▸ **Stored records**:
______________________________
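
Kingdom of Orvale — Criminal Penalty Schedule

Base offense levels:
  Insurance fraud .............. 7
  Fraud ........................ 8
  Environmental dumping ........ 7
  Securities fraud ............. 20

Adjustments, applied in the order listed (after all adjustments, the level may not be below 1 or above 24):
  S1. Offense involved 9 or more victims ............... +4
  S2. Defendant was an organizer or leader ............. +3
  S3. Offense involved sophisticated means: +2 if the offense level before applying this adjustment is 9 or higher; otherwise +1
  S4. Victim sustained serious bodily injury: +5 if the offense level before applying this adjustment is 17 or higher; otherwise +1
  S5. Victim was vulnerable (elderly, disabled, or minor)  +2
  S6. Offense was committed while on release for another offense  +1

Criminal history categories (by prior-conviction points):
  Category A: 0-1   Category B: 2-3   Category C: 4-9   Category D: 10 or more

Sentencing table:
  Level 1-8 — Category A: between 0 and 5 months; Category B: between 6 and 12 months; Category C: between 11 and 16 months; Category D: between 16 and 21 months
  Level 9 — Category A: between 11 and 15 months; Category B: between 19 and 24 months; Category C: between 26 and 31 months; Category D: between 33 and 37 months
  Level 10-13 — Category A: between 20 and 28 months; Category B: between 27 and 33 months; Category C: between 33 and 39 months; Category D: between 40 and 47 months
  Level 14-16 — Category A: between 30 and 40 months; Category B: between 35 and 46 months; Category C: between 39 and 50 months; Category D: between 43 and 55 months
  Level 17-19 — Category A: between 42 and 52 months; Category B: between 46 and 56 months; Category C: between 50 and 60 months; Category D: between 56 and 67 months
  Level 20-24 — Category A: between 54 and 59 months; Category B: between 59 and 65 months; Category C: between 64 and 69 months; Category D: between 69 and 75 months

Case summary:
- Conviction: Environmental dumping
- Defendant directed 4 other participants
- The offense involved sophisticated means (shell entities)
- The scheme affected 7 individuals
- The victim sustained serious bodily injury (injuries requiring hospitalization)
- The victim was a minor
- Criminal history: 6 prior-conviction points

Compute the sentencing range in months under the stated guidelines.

39-50 months

Base offense level for environmental dumping: 7.
S1 does not apply.
S2 applies: 7 + 3 = 10.
S3 applies (level before this adjustment is 10 ≥ 9, so +2): 10 + 2 = 12.
S4 applies (level before this adjustment is 12 < 17, so +1): 12 + 1 = 13.
S5 applies: 13 + 2 = 15.
S6 does not apply.
Final offense level: 15.
Criminal history: 6 prior points → Category C (4-9).
Level 15 falls in the 14-16 band.
Grid: Level 14-16 × Category C = 39-50 months.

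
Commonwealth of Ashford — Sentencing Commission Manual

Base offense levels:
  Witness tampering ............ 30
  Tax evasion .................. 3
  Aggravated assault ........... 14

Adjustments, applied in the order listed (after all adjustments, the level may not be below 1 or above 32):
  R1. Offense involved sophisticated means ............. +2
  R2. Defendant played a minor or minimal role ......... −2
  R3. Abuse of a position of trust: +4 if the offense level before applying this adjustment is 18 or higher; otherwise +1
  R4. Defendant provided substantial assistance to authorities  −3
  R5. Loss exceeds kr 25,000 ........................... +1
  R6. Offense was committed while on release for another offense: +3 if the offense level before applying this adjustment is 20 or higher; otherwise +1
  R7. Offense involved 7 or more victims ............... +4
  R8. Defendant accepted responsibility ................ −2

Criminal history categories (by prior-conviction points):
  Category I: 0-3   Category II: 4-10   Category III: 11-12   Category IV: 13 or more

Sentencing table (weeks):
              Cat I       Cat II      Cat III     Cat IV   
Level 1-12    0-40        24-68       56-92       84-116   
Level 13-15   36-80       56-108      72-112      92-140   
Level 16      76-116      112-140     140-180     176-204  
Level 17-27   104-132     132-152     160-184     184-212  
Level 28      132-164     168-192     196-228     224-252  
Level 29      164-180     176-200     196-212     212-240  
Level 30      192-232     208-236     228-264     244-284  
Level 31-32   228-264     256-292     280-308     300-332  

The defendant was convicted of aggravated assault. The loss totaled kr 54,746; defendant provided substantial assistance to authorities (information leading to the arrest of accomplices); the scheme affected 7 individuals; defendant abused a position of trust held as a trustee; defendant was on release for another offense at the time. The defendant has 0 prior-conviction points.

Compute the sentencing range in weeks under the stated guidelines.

104-132 weeks

Base offense level for aggravated assault: 14.
R1 does not apply.
R2 does not apply.
R3 applies (level before this adjustment is 14 < 18, so +1): 14 + 1 = 15.
R4 applies: 15 − 3 = 12.
R5 applies: 12 + 1 = 13.
R6 applies (level before this adjustment is 13 < 20, so +1): 13 + 1 = 14.
R7 applies: 14 + 4 = 18.
R8 does not apply.
Final offense level: 18.
Criminal history: 0 prior points → Category I (0-3).
Level 18 falls in the 17-27 band.
Grid: Level 17-27 × Category I = 104-132 weeks.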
______________________________
▸ **Your goal**: A verbatim reproduction of all the records above is the expected answer.

▸ **Result**:
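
Kingdom of Orvale — Criminal Penalty Schedule

Base offense levels:
  Insurance fraud .............. 7
  Fraud ........................ 8
  Environmental dumping ........ 7
  Securities fraud ............. 20

Adjustments, applied in the order listed (after all adjustments, the level may not be below 1 or above 24):
  S1. Offense involved 9 or more victims ............... +4
  S2. Defendant was an organizer or leader ............. +3
  S3. Offense involved sophisticated means: +2 if the offense level before applying this adjustment is 9 or higher; otherwise +1
  S4. Victim sustained serious bodily injury: +5 if the offense level before applying this adjustment is 17 or higher; otherwise +1
  S5. Victim was vulnerable (elderly, disabled, or minor)  +2
  S6. Offense was committed while on release for another offense  +1

Criminal history categories (by prior-conviction points):
  Category A: 0-1   Category B: 2-3   Category C: 4-9   Category D: 10 or more

Sentencing table:
  Level 1-8 — Category A: between 0 and 5 months; Category B: between 6 and 12 months; Category C: between 11 and 16 months; Category D: between 16 and 21 months
  Level 9 — Category A: between 11 and 15 months; Category B: between 19 and 24 months; Category C: between 26 and 31 months; Category D: between 33 and 37 months
  Level 10-13 — Category A: between 20 and 28 months; Category B: between 27 and 33 months; Category C: between 33 and 39 months; Category D: between 40 and 47 months
  Level 14-16 — Category A: between 30 and 40 months; Category B: between 35 and 46 months; Category C: between 39 and 50 months; Category D: between 43 and 55 months
  Level 17-19 — Category A: between 42 and 52 months; Category B: between 46 and 56 months; Category C: between 50 and 60 months; Category D: between 56 and 67 months
  Level 20-24 — Category A: between 54 and 59 months; Category B: between 59 and 65 months; Category C: between 64 and 69 months; Category D: between 69 and 75 months

Case summary:
- Conviction: Environmental dumping
- Defendant directed 4 other participants
- The offense involved sophisticated means (shell entities)
- The scheme affected 7 individuals
- The victim sustained serious bodily injury (injuries requiring hospitalization)
- The victim was a minor
- Criminal history: 6 prior-conviction points

Compute the sentencing range in months under the stated guidelines.

39-50 months

Base offense level for environmental dumping: 7.
S1 does not apply.
S2 applies: 7 + 3 = 10.
S3 applies (level before this adjustment is 10 ≥ 9, so +2): 10 + 2 = 12.
S4 applies (level before this adjustment is 12 < 17, so +1): 12 + 1 = 13.
S5 applies: 13 + 2 = 15.
S6 does not apply.
Final offense level: 15.
Criminal history: 6 prior points → Category C (4-9).
Level 15 falls in the 14-16 band.
Grid: Level 14-16 × Category C = 39-50 months.

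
Commonwealth of Ashford — Sentencing Commission Manual

Base offense levels:
  Witness tampering ............ 30
  Tax evasion .................. 3
  Aggravated assault ........... 14

Adjustments, applied in the order listed (after all adjustments, the level may not be below 1 or above 32):
  R1. Offense involved sophisticated means ............. +2
  R2. Defendant played a minor or minimal role ......... −2
  R3. Abuse of a position of trust: +4 if the offense level before applying this adjustment is 18 or higher; otherwise +1
  R4. Defendant provided substantial assistance to authorities  −3
  R5. Loss exceeds kr 25,000 ........................... +1
  R6. Offense was committed while on release for another offense: +3 if the offense level before applying this adjustment is 20 or higher; otherwise +1
  R7. Offense involved 7 or more victims ............... +4
  R8. Defendant accepted responsibility ................ −2

Criminal history categories (by prior-conviction points):
  Category I: 0-3   Category II: 4-10   Category III: 11-12   Category IV: 13 or more

Sentencing table (weeks):
              Cat I       Cat II      Cat III     Cat IV   
Level 1-12    0-40        24-68       56-92       84-116   
Level 13-15   36-80       56-108      72-112      92-140   
Level 16      76-116      112-140     140-180     176-204  
Level 17-27   104-132     132-152     160-184     184-212  
Level 28      132-164     168-192     196-228     224-252  
Level 29      164-180     176-200     196-212     212-240  
Level 30      192-232     208-236     228-264     244-284  
Level 31-32   228-264     256-292     280-308     300-332  

The defendant was convicted of aggravated assault. The loss totaled kr 54,746; defendant provided substantial assistance to authorities (information leading to the arrest of accomplices); the scheme affected 7 individuals; defendant abused a position of trust held as a trustee; defendant was on release for another offense at the time. The defendant has 0 prior-conviction points.

Compute the sentencing range in weeks under the stated guidelines.

104-132 weeks

Base offense level for aggravated assault: 14.
R1 does not apply.
R2 does not apply.
R3 applies (level before this adjustment is 14 < 18, so +1): 14 + 1 = 15.
R4 applies: 15 − 3 = 12.
R5 applies: 12 + 1 = 13.
R6 applies (level before this adjustment is 13 < 20, so +1): 13 + 1 = 14.
R7 applies: 14 + 4 = 18.
R8 does not apply.
Final offense level: 18.
Criminal history: 0 prior points → Category I (0-3).
Level 18 falls in the 17-27 band.
Grid: Level 17-27 × Category I = 104-132 weeks.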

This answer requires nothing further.